[Instructions to follow] Will you quote all of the entries, word for word?

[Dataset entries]
—————

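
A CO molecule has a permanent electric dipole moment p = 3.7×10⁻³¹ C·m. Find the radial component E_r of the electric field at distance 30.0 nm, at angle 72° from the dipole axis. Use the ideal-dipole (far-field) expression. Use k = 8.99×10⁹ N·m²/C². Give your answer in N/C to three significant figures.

For a dipole, E_r = (2kp cosθ)/r³.
kp/r³ = (8.99×10⁹)(3.70×10⁻³¹)/(3.00×10⁻⁸)³ = 123.2 N/C.
E_r = 2·123.2·cos72° = 76.14 N/C.

E_r ≈ 76.1 N/C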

—————

[Response box]
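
A CO molecule has a permanent electric dipole moment p = 3.7×10⁻³¹ C·m. Find the radial component E_r of the electric field at distance 30.0 nm, at angle 72° from the dipole axis. Use the ideal-dipole (far-field) expression. Use k = 8.99×10⁹ N·m²/C². Give your answer in N/C to three significant figures.

For a dipole, E_r = (2kp cosθ)/r³.
kp/r³ = (8.99×10⁹)(3.70×10⁻³¹)/(3.00×10⁻⁸)³ = 123.2 N/C.
E_r = 2·123.2·cos72° = 76.14 N/C.

E_r ≈ 76.1 N/C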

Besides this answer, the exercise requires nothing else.